Task
Write out exactly the lines that run from the one containing "A planet has surface temperature 204.5" to the end of the entries below, with both end lines included.

"""

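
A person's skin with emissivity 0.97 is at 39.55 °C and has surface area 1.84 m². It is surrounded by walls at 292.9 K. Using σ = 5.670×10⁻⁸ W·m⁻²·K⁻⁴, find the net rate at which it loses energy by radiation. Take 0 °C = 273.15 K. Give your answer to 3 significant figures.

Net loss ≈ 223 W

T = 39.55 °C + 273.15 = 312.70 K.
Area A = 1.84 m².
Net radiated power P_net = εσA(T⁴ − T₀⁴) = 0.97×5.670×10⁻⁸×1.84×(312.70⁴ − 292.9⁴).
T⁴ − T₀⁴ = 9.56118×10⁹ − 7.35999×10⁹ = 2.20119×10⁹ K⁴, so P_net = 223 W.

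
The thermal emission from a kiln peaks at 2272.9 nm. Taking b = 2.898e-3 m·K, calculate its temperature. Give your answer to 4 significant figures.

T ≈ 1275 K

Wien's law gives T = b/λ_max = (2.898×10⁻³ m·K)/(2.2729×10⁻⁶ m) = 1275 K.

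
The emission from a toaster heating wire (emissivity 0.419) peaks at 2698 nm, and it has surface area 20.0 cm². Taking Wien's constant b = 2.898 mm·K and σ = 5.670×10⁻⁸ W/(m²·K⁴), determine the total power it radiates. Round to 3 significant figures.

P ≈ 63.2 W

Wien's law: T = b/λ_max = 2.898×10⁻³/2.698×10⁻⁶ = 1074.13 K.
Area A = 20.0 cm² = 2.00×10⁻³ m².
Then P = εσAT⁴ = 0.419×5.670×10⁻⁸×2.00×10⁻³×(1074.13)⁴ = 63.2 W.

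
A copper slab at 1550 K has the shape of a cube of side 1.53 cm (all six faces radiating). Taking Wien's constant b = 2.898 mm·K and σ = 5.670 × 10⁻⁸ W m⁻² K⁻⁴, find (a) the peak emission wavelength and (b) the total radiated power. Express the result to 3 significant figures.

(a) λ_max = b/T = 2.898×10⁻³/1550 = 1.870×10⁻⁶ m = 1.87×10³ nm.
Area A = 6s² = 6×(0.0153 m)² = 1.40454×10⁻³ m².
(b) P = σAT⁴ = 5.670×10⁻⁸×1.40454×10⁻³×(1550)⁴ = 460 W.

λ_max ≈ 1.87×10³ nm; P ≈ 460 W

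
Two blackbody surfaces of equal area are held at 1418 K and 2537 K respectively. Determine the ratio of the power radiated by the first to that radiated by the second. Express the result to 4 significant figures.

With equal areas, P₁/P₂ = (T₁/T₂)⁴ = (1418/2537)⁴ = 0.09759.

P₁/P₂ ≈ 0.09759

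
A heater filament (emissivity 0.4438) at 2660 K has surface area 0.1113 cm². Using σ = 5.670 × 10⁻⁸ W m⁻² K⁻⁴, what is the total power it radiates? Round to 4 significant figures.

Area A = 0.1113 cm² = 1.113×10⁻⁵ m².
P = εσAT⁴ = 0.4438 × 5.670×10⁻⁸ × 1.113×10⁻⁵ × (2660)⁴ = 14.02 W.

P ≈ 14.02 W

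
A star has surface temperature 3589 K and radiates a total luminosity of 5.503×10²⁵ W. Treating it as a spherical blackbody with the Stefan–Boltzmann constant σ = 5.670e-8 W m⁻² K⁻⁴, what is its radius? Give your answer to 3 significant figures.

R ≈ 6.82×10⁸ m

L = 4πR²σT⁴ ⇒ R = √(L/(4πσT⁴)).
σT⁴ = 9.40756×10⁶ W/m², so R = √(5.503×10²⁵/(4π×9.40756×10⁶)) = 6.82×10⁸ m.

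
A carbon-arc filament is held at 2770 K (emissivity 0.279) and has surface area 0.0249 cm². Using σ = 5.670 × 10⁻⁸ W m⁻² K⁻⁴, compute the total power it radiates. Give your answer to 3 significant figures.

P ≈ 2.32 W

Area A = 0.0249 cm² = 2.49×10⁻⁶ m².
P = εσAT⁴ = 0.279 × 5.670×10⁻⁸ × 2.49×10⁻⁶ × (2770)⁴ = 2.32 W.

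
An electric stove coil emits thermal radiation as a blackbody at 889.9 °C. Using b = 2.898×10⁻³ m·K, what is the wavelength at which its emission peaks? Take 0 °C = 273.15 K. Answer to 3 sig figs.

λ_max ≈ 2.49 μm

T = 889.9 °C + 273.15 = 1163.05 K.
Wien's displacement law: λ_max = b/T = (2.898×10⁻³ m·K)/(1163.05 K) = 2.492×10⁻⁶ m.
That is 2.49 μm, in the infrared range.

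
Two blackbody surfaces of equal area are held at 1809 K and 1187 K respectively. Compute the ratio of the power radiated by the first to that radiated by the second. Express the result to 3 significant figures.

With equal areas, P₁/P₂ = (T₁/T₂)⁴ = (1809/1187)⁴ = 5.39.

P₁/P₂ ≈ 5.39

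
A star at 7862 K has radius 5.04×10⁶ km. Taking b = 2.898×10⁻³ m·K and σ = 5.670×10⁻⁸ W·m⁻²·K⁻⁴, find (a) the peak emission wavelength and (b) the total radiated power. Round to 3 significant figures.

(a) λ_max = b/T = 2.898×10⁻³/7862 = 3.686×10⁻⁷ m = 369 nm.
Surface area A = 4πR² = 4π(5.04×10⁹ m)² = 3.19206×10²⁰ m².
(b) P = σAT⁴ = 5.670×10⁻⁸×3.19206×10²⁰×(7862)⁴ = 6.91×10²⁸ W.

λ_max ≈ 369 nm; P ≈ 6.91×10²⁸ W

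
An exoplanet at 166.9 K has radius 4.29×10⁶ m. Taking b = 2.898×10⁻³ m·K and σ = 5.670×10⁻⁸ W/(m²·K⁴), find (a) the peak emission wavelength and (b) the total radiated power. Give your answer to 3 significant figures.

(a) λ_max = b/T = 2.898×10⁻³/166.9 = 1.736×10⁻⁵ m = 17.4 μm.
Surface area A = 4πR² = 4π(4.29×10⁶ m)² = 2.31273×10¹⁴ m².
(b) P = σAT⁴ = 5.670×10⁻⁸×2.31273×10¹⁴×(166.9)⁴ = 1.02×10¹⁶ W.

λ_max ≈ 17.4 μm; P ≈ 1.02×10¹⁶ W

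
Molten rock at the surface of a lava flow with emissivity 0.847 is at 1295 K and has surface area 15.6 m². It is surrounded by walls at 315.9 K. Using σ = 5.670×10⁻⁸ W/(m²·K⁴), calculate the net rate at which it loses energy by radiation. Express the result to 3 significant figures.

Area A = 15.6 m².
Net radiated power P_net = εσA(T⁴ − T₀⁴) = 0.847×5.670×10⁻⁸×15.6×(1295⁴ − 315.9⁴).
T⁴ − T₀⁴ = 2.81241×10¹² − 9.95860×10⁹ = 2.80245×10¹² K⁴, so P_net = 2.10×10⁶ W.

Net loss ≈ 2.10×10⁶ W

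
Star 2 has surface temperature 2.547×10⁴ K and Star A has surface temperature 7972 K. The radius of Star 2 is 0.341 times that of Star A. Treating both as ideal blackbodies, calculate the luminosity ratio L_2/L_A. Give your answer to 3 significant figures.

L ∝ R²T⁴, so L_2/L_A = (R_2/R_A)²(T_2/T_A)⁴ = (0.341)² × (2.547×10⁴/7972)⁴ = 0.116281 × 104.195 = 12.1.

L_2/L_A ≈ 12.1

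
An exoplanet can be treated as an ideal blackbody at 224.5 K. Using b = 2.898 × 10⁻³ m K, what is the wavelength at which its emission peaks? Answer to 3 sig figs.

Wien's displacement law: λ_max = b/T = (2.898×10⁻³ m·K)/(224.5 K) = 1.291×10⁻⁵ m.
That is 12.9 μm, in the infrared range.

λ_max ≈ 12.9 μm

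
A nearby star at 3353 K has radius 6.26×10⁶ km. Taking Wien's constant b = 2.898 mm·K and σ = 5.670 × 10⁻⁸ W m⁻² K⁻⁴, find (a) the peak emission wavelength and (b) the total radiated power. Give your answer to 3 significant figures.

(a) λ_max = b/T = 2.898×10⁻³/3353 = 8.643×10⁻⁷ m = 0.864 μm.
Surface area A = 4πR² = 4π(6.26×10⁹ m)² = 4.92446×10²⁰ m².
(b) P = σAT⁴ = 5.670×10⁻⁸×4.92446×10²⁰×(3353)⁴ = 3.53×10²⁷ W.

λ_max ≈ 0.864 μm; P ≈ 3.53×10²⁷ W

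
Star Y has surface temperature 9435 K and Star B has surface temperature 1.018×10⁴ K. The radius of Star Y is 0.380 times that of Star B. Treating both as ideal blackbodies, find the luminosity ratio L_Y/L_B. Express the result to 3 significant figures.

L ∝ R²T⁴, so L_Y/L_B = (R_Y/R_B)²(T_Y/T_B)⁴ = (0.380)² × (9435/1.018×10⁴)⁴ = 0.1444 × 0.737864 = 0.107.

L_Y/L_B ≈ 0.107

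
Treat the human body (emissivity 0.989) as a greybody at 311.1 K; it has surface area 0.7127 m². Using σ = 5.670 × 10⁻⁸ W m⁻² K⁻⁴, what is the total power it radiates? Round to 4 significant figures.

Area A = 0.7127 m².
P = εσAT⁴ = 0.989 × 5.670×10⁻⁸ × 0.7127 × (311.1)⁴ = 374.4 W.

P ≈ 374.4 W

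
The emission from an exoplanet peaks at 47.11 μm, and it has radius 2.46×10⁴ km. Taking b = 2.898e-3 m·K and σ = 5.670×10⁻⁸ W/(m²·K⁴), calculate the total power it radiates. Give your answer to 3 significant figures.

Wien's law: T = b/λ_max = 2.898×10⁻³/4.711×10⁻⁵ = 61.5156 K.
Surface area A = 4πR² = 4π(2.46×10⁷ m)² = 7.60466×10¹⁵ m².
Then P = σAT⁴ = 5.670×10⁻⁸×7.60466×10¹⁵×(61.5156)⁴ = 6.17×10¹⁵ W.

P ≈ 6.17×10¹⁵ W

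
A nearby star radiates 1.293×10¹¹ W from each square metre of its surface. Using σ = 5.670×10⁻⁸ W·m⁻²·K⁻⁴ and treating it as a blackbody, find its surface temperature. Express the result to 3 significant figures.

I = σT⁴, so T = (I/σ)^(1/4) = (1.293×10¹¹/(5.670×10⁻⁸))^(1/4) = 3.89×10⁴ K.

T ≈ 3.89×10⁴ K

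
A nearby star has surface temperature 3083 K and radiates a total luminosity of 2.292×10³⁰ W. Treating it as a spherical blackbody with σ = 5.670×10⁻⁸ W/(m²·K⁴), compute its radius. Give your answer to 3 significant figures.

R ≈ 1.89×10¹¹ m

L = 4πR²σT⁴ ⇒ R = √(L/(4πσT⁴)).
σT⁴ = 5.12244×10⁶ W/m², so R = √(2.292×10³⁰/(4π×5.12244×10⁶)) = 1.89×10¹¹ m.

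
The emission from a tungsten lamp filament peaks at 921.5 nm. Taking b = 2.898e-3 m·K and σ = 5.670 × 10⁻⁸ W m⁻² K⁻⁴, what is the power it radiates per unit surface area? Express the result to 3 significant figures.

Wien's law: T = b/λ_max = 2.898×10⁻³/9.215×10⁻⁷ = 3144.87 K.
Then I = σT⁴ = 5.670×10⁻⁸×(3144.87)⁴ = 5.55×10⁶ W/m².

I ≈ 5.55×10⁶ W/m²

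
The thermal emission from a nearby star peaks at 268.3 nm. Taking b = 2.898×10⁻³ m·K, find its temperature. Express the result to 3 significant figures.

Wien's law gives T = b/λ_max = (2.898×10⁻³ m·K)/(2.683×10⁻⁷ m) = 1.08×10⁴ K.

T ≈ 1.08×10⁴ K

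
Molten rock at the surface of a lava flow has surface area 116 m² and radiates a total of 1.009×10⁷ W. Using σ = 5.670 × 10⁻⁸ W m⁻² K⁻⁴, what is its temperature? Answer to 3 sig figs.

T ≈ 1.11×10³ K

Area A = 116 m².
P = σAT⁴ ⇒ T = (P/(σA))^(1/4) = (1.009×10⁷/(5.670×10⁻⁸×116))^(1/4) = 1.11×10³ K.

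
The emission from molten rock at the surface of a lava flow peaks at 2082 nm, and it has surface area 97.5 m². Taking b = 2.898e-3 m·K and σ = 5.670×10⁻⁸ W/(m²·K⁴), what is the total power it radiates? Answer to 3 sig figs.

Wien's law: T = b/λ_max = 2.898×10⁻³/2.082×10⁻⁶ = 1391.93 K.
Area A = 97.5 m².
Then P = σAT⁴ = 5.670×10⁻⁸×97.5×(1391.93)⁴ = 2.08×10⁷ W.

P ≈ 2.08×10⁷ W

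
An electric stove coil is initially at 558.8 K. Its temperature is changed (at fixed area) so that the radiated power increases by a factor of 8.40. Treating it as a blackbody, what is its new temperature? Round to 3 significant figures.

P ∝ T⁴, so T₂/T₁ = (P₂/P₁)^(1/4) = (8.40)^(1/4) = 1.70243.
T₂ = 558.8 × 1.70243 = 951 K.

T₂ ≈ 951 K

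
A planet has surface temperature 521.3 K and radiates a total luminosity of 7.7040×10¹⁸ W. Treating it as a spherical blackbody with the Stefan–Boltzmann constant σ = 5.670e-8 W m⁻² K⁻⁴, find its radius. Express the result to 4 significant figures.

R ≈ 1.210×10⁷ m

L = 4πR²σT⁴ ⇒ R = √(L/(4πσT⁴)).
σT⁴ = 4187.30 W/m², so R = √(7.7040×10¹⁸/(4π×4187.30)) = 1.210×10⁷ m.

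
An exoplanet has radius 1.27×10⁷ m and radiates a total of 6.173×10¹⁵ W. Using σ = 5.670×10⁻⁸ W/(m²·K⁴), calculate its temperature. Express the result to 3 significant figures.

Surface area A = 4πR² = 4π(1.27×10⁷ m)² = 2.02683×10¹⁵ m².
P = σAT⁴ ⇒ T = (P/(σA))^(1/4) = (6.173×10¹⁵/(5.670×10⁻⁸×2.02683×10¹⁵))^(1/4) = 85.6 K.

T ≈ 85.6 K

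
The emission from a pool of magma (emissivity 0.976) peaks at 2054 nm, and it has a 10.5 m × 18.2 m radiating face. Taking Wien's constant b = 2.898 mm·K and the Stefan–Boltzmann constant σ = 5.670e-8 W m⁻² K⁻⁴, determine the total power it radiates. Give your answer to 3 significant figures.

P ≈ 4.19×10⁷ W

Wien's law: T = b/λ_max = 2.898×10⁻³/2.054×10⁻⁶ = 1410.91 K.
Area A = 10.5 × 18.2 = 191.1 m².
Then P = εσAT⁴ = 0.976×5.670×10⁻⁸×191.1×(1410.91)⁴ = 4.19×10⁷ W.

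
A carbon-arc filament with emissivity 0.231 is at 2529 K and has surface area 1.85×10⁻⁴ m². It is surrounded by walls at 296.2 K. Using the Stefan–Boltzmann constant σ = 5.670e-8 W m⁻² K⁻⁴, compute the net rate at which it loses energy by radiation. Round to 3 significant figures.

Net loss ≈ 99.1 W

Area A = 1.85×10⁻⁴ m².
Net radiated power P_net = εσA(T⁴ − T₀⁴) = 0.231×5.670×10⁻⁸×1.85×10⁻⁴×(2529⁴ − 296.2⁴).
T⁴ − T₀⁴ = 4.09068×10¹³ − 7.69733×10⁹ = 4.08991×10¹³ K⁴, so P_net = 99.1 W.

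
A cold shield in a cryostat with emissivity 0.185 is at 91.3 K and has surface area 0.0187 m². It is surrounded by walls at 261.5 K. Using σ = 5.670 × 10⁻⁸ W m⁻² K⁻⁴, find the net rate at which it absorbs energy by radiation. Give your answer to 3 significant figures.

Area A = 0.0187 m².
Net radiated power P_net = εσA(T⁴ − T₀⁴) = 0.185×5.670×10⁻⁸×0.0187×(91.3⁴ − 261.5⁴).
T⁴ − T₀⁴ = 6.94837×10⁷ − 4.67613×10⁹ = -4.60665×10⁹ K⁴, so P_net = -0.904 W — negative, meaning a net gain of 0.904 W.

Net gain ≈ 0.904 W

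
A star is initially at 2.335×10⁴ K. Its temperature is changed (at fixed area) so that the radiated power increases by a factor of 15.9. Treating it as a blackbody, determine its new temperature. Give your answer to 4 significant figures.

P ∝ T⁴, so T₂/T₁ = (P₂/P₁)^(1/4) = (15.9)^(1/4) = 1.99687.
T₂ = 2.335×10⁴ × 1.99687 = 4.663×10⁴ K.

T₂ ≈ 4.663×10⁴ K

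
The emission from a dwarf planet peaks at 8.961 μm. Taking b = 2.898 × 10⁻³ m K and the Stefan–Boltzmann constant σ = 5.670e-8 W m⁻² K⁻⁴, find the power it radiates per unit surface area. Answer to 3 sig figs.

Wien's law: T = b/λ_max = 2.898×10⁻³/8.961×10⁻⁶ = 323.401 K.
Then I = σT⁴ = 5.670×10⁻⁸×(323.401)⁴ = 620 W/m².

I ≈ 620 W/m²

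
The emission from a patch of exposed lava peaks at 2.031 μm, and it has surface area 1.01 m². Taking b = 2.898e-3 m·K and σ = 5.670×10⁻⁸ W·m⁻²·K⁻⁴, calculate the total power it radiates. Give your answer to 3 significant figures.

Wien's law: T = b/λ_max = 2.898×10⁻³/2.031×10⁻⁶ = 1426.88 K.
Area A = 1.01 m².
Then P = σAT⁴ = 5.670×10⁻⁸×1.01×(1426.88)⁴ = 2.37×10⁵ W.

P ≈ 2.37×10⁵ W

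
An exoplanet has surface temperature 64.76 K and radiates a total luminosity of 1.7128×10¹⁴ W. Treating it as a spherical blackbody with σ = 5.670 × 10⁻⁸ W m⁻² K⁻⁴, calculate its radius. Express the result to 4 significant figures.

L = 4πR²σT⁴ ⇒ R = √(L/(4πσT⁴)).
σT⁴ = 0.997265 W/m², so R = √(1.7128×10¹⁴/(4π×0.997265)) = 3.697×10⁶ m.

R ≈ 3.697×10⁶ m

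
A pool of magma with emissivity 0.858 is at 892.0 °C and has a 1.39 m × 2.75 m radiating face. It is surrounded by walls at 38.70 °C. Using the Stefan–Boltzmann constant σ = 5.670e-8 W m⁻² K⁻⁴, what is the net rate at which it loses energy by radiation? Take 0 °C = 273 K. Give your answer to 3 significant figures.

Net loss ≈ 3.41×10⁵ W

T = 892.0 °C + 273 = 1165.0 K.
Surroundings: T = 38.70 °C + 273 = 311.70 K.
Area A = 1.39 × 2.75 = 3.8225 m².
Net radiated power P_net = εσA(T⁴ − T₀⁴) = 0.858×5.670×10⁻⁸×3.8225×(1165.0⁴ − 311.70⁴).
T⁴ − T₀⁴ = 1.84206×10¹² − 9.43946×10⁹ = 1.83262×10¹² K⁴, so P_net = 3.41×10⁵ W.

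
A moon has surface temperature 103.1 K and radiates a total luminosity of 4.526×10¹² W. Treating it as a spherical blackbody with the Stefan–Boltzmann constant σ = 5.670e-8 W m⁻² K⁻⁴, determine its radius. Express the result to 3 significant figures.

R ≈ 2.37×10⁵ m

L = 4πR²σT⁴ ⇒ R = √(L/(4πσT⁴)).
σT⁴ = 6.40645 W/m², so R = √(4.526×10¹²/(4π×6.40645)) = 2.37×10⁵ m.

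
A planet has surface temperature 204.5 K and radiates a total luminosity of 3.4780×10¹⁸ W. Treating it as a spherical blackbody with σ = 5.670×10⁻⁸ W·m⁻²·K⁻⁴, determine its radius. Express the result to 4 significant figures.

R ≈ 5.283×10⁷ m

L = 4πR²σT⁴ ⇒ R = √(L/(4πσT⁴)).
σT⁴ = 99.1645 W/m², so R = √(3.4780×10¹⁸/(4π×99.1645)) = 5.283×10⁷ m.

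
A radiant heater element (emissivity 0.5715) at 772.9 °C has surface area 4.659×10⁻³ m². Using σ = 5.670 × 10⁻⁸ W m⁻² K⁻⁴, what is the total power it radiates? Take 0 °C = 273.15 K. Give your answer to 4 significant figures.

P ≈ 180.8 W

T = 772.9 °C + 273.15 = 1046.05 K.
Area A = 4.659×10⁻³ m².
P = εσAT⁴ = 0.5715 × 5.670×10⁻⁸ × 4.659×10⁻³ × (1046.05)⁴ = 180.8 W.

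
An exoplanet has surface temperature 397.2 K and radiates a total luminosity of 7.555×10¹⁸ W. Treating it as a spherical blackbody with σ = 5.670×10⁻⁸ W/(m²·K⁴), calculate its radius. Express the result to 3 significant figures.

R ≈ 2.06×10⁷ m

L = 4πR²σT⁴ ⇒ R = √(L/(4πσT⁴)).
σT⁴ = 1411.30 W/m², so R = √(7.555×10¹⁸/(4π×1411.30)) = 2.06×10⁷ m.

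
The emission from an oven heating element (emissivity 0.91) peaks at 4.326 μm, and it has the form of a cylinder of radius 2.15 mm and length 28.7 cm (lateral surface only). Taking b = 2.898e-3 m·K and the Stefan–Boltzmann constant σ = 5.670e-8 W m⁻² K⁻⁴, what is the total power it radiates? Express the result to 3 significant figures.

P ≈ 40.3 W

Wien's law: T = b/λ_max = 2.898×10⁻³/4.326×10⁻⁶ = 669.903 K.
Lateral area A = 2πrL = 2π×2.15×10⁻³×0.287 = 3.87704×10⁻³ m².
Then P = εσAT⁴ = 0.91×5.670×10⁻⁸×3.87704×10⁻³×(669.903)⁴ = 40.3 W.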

"""

Task response
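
A planet has surface temperature 204.5 K and radiates a total luminosity of 3.4780×10¹⁸ W. Treating it as a spherical blackbody with σ = 5.670×10⁻⁸ W·m⁻²·K⁻⁴, determine its radius. Express the result to 4 significant figures.

R ≈ 5.283×10⁷ m

L = 4πR²σT⁴ ⇒ R = √(L/(4πσT⁴)).
σT⁴ = 99.1645 W/m², so R = √(3.4780×10¹⁸/(4π×99.1645)) = 5.283×10⁷ m.

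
A radiant heater element (emissivity 0.5715) at 772.9 °C has surface area 4.659×10⁻³ m². Using σ = 5.670 × 10⁻⁸ W m⁻² K⁻⁴, what is the total power it radiates? Take 0 °C = 273.15 K. Give your answer to 4 significant figures.

P ≈ 180.8 W

T = 772.9 °C + 273.15 = 1046.05 K.
Area A = 4.659×10⁻³ m².
P = εσAT⁴ = 0.5715 × 5.670×10⁻⁸ × 4.659×10⁻³ × (1046.05)⁴ = 180.8 W.

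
An exoplanet has surface temperature 397.2 K and radiates a total luminosity of 7.555×10¹⁸ W. Treating it as a spherical blackbody with σ = 5.670×10⁻⁸ W/(m²·K⁴), calculate its radius. Express the result to 3 significant figures.

R ≈ 2.06×10⁷ m

L = 4πR²σT⁴ ⇒ R = √(L/(4πσT⁴)).
σT⁴ = 1411.30 W/m², so R = √(7.555×10¹⁸/(4π×1411.30)) = 2.06×10⁷ m.

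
The emission from an oven heating element (emissivity 0.91) peaks at 4.326 μm, and it has the form of a cylinder of radius 2.15 mm and length 28.7 cm (lateral surface only). Taking b = 2.898e-3 m·K and the Stefan–Boltzmann constant σ = 5.670e-8 W m⁻² K⁻⁴, what is the total power it radiates? Express the result to 3 significant figures.

P ≈ 40.3 W

Wien's law: T = b/λ_max = 2.898×10⁻³/4.326×10⁻⁶ = 669.903 K.
Lateral area A = 2πrL = 2π×2.15×10⁻³×0.287 = 3.87704×10⁻³ m².
Then P = εσAT⁴ = 0.91×5.670×10⁻⁸×3.87704×10⁻³×(669.903)⁴ = 40.3 W.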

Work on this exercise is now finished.